* **Problem description**: The records are given next. Repeat each one exactly.
◆ ◆ ◆
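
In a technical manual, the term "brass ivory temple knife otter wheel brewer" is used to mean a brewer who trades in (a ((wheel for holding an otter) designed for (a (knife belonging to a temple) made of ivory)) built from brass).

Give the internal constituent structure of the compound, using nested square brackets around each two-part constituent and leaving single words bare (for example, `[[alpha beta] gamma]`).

[[brass [[ivory [temple knife]] [otter wheel]]] brewer]

Overall it is a kind of brewer; the modifier is "brass ivory temple knife otter wheel".
"brass ivory temple knife otter wheel" → head "wheel" (specifically "ivory temple knife otter wheel"), modifier "brass".
"ivory temple knife otter wheel" → head "wheel" (specifically "otter wheel"), modifier "ivory temple knife".
"ivory temple knife" → head "knife" (specifically "temple knife"), modifier "ivory".
"temple knife" → head "knife", modifier "temple".
"otter wheel" → head "wheel", modifier "otter".
Putting it together: [[brass [[ivory [temple knife]] [otter wheel]]] brewer].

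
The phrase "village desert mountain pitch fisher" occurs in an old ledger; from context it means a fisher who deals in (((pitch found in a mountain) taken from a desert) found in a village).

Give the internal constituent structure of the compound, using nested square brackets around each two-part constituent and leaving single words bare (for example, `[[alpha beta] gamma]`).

The outermost head in the paraphrase is "fisher", modified by "village desert mountain pitch".
Inside "village desert mountain pitch": head "pitch" (specifically "desert mountain pitch"), modifier "village".
Inside "desert mountain pitch": head "pitch" (specifically "mountain pitch"), modifier "desert".
Inside "mountain pitch": head "pitch", modifier "mountain".
Assembled: [[village [desert [mountain pitch]]] fisher].

[[village [desert [mountain pitch]]] fisher]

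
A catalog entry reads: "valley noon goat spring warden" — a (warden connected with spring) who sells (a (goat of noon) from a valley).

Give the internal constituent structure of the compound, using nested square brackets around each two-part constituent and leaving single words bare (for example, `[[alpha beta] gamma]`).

[[valley [noon goat]] [spring warden]]

Overall it is a kind of warden (specifically "spring warden"); the modifier is "valley noon goat".
Within "valley noon goat", the head is "goat" (specifically "noon goat") and the modifier is "valley".
Within "noon goat", the head is "goat" and the modifier is "noon".
Within "spring warden", the head is "warden" and the modifier is "spring".
So the structure is [[valley [noon goat]] [spring warden]].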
◆ ◆ ◆
* **Output of the exercise**:
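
In a technical manual, the term "brass ivory temple knife otter wheel brewer" is used to mean a brewer who trades in (a ((wheel for holding an otter) designed for (a (knife belonging to a temple) made of ivory)) built from brass).

Give the internal constituent structure of the compound, using nested square brackets around each two-part constituent and leaving single words bare (for example, `[[alpha beta] gamma]`).

[[brass [[ivory [temple knife]] [otter wheel]]] brewer]

Overall it is a kind of brewer; the modifier is "brass ivory temple knife otter wheel".
"brass ivory temple knife otter wheel" → head "wheel" (specifically "ivory temple knife otter wheel"), modifier "brass".
"ivory temple knife otter wheel" → head "wheel" (specifically "otter wheel"), modifier "ivory temple knife".
"ivory temple knife" → head "knife" (specifically "temple knife"), modifier "ivory".
"temple knife" → head "knife", modifier "temple".
"otter wheel" → head "wheel", modifier "otter".
Putting it together: [[brass [[ivory [temple knife]] [otter wheel]]] brewer].

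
The phrase "village desert mountain pitch fisher" occurs in an old ledger; from context it means a fisher who deals in (((pitch found in a mountain) taken from a desert) found in a village).

Give the internal constituent structure of the compound, using nested square brackets around each two-part constituent and leaving single words bare (for example, `[[alpha beta] gamma]`).

The outermost head in the paraphrase is "fisher", modified by "village desert mountain pitch".
Inside "village desert mountain pitch": head "pitch" (specifically "desert mountain pitch"), modifier "village".
Inside "desert mountain pitch": head "pitch" (specifically "mountain pitch"), modifier "desert".
Inside "mountain pitch": head "pitch", modifier "mountain".
Assembled: [[village [desert [mountain pitch]]] fisher].

[[village [desert [mountain pitch]]] fisher]

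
A catalog entry reads: "valley noon goat spring warden" — a (warden connected with spring) who sells (a (goat of noon) from a valley).

Give the internal constituent structure of the compound, using nested square brackets around each two-part constituent and leaving single words bare (for example, `[[alpha beta] gamma]`).

[[valley [noon goat]] [spring warden]]

Overall it is a kind of warden (specifically "spring warden"); the modifier is "valley noon goat".
Within "valley noon goat", the head is "goat" (specifically "noon goat") and the modifier is "valley".
Within "noon goat", the head is "goat" and the modifier is "noon".
Within "spring warden", the head is "warden" and the modifier is "spring".
So the structure is [[valley [noon goat]] [spring warden]].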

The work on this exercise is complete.